All of the data must be retyped exactly, with nothing left out.

[RECORDS FOR PROCESSING Boundary: Start]

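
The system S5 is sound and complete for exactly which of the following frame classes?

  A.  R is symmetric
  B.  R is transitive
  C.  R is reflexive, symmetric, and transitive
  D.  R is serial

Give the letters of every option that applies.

(A) this class determines KB, not S5.
(B) this class determines K4, not S5.
(C) S5 is sound and complete for exactly this class.
(D) this class determines D, not S5.

C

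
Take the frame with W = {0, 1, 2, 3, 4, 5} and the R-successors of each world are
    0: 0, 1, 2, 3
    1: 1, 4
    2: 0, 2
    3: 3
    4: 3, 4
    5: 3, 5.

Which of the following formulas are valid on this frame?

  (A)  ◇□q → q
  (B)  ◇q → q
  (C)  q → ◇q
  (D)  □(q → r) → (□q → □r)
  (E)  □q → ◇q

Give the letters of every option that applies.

R is reflexive: each world relates to itself.
R is not symmetric: 0 R 1 but not 1 R 0.
R is serial: every world has an R-successor.
R is not a subset of the identity: 0 R 1 with 0 ≠ 1.
(A) ◇□q → q (the dual of axiom B) characterises the symmetric frames. R is not symmetric — not valid.
(B) ◇q → q (the converse of T) corresponds to R being a subset of the identity. Here R ⊄ identity, so not valid.
(C) q → ◇q is the dual of axiom T; it is valid on a frame exactly when R is reflexive. R is reflexive, so valid.
(D) this is just K, valid on every normal frame.
(E) axiom D: valid iff R is serial. R is serial — valid.

C, D, E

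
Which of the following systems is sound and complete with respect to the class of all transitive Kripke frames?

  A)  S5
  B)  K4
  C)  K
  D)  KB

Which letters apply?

B

(A) S5 is determined by the class of reflexive, symmetric, and transitive frames.
(B) K4 is determined by exactly this class.
(C) K is determined by the class of arbitrary frames.
(D) KB is determined by the class of symmetric frames.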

[RECORDS FOR PROCESSING Boundary: End]

▶ _ANSWER TO THIS TASK_:
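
The system S5 is sound and complete for exactly which of the following frame classes?

  A.  R is symmetric
  B.  R is transitive
  C.  R is reflexive, symmetric, and transitive
  D.  R is serial

Give the letters of every option that applies.

(A) this class determines KB, not S5.
(B) this class determines K4, not S5.
(C) S5 is sound and complete for exactly this class.
(D) this class determines D, not S5.

C

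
Take the frame with W = {0, 1, 2, 3, 4, 5} and the R-successors of each world are
    0: 0, 1, 2, 3
    1: 1, 4
    2: 0, 2
    3: 3
    4: 3, 4
    5: 3, 5.

Which of the following formulas are valid on this frame?

  (A)  ◇□q → q
  (B)  ◇q → q
  (C)  q → ◇q
  (D)  □(q → r) → (□q → □r)
  (E)  □q → ◇q

Give the letters of every option that applies.

R is reflexive: each world relates to itself.
R is not symmetric: 0 R 1 but not 1 R 0.
R is serial: every world has an R-successor.
R is not a subset of the identity: 0 R 1 with 0 ≠ 1.
(A) ◇□q → q (the dual of axiom B) characterises the symmetric frames. R is not symmetric — not valid.
(B) ◇q → q (the converse of T) corresponds to R being a subset of the identity. Here R ⊄ identity, so not valid.
(C) q → ◇q is the dual of axiom T; it is valid on a frame exactly when R is reflexive. R is reflexive, so valid.
(D) this is just K, valid on every normal frame.
(E) axiom D: valid iff R is serial. R is serial — valid.

C, D, E

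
Which of the following systems is sound and complete with respect to the class of all transitive Kripke frames?

  A)  S5
  B)  K4
  C)  K
  D)  KB

Which letters apply?

B

(A) S5 is determined by the class of reflexive, symmetric, and transitive frames.
(B) K4 is determined by exactly this class.
(C) K is determined by the class of arbitrary frames.
(D) KB is determined by the class of symmetric frames.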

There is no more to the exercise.